(DATA PROVIDED Opens)

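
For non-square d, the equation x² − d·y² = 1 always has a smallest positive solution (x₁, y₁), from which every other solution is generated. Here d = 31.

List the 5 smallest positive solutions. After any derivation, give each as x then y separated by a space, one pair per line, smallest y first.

[5; 1,1,3,5,3,1,1,10] for √31; ℓ=8 ⇒ convergent index 7
step 0: (5, 1)  from 5·(1,0) + (0,1)
…
step 2: (11, 2)  from 1·(6,1) + (5,1)
…
step 4: (206, 37)  from 5·(39,7) + (11,2)
…
step 6: (863, 155)  from 1·(657,118) + (206,37)
step 7: (1520, 273)  from 1·(863,155) + (657,118)
→ (1520, 273).  Check: 1520²=2310400, 31·273²=2310399, difference 1.
(x_2, y_2) = (1520·1520 + 31·273·273, 1520·273 + 273·1520) = (4620799, 829920)
(x_3, y_3) = (1520·4620799 + 31·273·829920, 1520·829920 + 273·4620799) = (14047227440, 2522956527)
(x_4, y_4) = (1520·14047227440 + 31·273·2522956527, 1520·2522956527 + 273·14047227440) = (42703566796801, 7669787012160)
(x_5, y_5) = (1520·42703566796801 + 31·273·7669787012160, 1520·7669787012160 + 273·42703566796801) = (129818829015047600, 23316149994009873)

1520 273
4620799 829920
14047227440 2522956527
42703566796801 7669787012160
129818829015047600 23316149994009873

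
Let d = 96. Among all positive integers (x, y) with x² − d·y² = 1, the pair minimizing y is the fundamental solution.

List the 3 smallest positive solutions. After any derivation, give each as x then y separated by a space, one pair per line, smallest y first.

49 5
4801 490
470449 48015

√96 = [9; 1,3,1,18, …], period ℓ=4 (even) → k=3
k=0  a_k=9  p_k/q_k = 9/1
k=1  a_k=1  p_k/q_k = 10/1
k=2  a_k=3  p_k/q_k = 39/4
k=3  a_k=1  p_k/q_k = 49/5
fundamental: x₁=49, y₁=5  (since 2401 − 96·25 = 1)
(49+5√96)^2 = 4801 + 490√96
(49+5√96)^3 = 470449 + 48015√96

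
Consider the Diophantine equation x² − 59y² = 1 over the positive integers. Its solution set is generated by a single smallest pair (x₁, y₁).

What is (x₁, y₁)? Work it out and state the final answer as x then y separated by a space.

[7; 1,2,7,2,1,14] for √59; ℓ=6 ⇒ convergent index 5
k=0  a_k=7  p_k/q_k = 7/1
…
k=4  a_k=2  p_k/q_k = 361/47
k=5  a_k=1  p_k/q_k = 530/69
(x₁, y₁) = (530, 69);  530² − 59·69² = 1 ✓

530 69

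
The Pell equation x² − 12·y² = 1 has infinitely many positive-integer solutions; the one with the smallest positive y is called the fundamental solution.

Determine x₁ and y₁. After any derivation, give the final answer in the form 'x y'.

[3; 2,6] for √12; ℓ=2 ⇒ convergent index 1
step 0: (3, 1)  from 3·(1,0) + (0,1)
step 1: (7, 2)  from 2·(3,1) + (1,0)
(x₁, y₁) = (7, 2);  7² − 12·2² = 1 ✓

7 2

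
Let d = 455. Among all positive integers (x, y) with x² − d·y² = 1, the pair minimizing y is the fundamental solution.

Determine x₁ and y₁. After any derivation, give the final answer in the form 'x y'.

64 3

√455 = [21; 3,42, …], period ℓ=2 (even) → k=1
i=0: a=21 ⇒ p=21, q=1
i=1: a=3 ⇒ p=64, q=3
fundamental: x₁=64, y₁=3  (since 4096 − 455·9 = 1)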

(DATA PROVIDED Closes)

→ YOUR INSTRUCTIONS
Return the entries above exactly as they appear.

→ SOLUTION FOR THIS PROBLEM
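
For non-square d, the equation x² − d·y² = 1 always has a smallest positive solution (x₁, y₁), from which every other solution is generated. Here d = 31.

List the 5 smallest positive solutions. After any derivation, give each as x then y separated by a space, one pair per line, smallest y first.

[5; 1,1,3,5,3,1,1,10] for √31; ℓ=8 ⇒ convergent index 7
step 0: (5, 1)  from 5·(1,0) + (0,1)
…
step 2: (11, 2)  from 1·(6,1) + (5,1)
…
step 4: (206, 37)  from 5·(39,7) + (11,2)
…
step 6: (863, 155)  from 1·(657,118) + (206,37)
step 7: (1520, 273)  from 1·(863,155) + (657,118)
→ (1520, 273).  Check: 1520²=2310400, 31·273²=2310399, difference 1.
(x_2, y_2) = (1520·1520 + 31·273·273, 1520·273 + 273·1520) = (4620799, 829920)
(x_3, y_3) = (1520·4620799 + 31·273·829920, 1520·829920 + 273·4620799) = (14047227440, 2522956527)
(x_4, y_4) = (1520·14047227440 + 31·273·2522956527, 1520·2522956527 + 273·14047227440) = (42703566796801, 7669787012160)
(x_5, y_5) = (1520·42703566796801 + 31·273·7669787012160, 1520·7669787012160 + 273·42703566796801) = (129818829015047600, 23316149994009873)

1520 273
4620799 829920
14047227440 2522956527
42703566796801 7669787012160
129818829015047600 23316149994009873

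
Let d = 96. Among all positive integers (x, y) with x² − d·y² = 1, the pair minimizing y is the fundamental solution.

List the 3 smallest positive solutions. After any derivation, give each as x then y separated by a space, one pair per line, smallest y first.

49 5
4801 490
470449 48015

√96 = [9; 1,3,1,18, …], period ℓ=4 (even) → k=3
k=0  a_k=9  p_k/q_k = 9/1
k=1  a_k=1  p_k/q_k = 10/1
k=2  a_k=3  p_k/q_k = 39/4
k=3  a_k=1  p_k/q_k = 49/5
fundamental: x₁=49, y₁=5  (since 2401 − 96·25 = 1)
(49+5√96)^2 = 4801 + 490√96
(49+5√96)^3 = 470449 + 48015√96

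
Consider the Diophantine equation x² − 59y² = 1 over the positive integers. Its solution set is generated by a single smallest pair (x₁, y₁).

What is (x₁, y₁)? Work it out and state the final answer as x then y separated by a space.

[7; 1,2,7,2,1,14] for √59; ℓ=6 ⇒ convergent index 5
k=0  a_k=7  p_k/q_k = 7/1
…
k=4  a_k=2  p_k/q_k = 361/47
k=5  a_k=1  p_k/q_k = 530/69
(x₁, y₁) = (530, 69);  530² − 59·69² = 1 ✓

530 69

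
The Pell equation x² − 12·y² = 1 has infinitely many positive-integer solutions; the one with the smallest positive y is called the fundamental solution.

Determine x₁ and y₁. After any derivation, give the final answer in the form 'x y'.

[3; 2,6] for √12; ℓ=2 ⇒ convergent index 1
step 0: (3, 1)  from 3·(1,0) + (0,1)
step 1: (7, 2)  from 2·(3,1) + (1,0)
(x₁, y₁) = (7, 2);  7² − 12·2² = 1 ✓

7 2

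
Let d = 455. Among all positive integers (x, y) with x² − d·y² = 1, the pair minimizing y is the fundamental solution.

Determine x₁ and y₁. After any derivation, give the final answer in the form 'x y'.

64 3

√455 = [21; 3,42, …], period ℓ=2 (even) → k=1
i=0: a=21 ⇒ p=21, q=1
i=1: a=3 ⇒ p=64, q=3
fundamental: x₁=64, y₁=3  (since 4096 − 455·9 = 1)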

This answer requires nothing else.